Start of Entries shown
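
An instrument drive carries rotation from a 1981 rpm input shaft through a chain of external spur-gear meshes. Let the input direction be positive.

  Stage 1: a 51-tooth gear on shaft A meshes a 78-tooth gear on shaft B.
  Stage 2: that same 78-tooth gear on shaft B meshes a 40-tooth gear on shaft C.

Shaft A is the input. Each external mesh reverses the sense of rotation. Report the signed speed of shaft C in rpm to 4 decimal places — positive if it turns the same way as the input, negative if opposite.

Stage 1 [51T→78T]: ω = 1981.0000×51/78 = 1295.2692 rpm, dir flips to −; running = −1295.2692
Stage 2 [78T→40T]: ω = 1295.2692×78/40 = 2525.7750 rpm, dir flips to +; running = +2525.7750

+2525.7750 rpm (same as input, |ω| = 2525.7750 rpm)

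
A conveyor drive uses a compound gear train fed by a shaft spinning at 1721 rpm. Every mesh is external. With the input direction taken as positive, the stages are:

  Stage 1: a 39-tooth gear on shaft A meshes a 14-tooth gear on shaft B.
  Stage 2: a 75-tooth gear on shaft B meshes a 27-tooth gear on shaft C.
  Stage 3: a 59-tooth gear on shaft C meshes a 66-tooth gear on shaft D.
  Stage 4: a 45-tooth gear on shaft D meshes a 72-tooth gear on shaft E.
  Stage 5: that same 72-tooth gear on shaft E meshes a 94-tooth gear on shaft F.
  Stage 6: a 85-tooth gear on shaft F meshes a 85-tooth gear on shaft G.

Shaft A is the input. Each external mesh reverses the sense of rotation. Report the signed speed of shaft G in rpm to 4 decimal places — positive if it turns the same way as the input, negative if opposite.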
End of Entries shown
## Exercise
Repeat exactly the lines that run from the opening of the listing through the line holding "Stage 6: a 85-tooth". Leave out everything else.

## Exercise result
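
An instrument drive carries rotation from a 1981 rpm input shaft through a chain of external spur-gear meshes. Let the input direction be positive.

  Stage 1: a 51-tooth gear on shaft A meshes a 78-tooth gear on shaft B.
  Stage 2: that same 78-tooth gear on shaft B meshes a 40-tooth gear on shaft C.

Shaft A is the input. Each external mesh reverses the sense of rotation. Report the signed speed of shaft C in rpm to 4 decimal places — positive if it turns the same way as the input, negative if opposite.

Stage 1 [51T→78T]: ω = 1981.0000×51/78 = 1295.2692 rpm, dir flips to −; running = −1295.2692
Stage 2 [78T→40T]: ω = 1295.2692×78/40 = 2525.7750 rpm, dir flips to +; running = +2525.7750

+2525.7750 rpm (same as input, |ω| = 2525.7750 rpm)

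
A conveyor drive uses a compound gear train fed by a shaft spinning at 1721 rpm. Every mesh is external. With the input direction taken as positive, the stages are:

  Stage 1: a 39-tooth gear on shaft A meshes a 14-tooth gear on shaft B.
  Stage 2: a 75-tooth gear on shaft B meshes a 27-tooth gear on shaft C.
  Stage 3: a 59-tooth gear on shaft C meshes a 66-tooth gear on shaft D.
  Stage 4: a 45-tooth gear on shaft D meshes a 72-tooth gear on shaft E.
  Stage 5: that same 72-tooth gear on shaft E meshes a 94-tooth gear on shaft F.
  Stage 6: a 85-tooth gear on shaft F meshes a 85-tooth gear on shaft G.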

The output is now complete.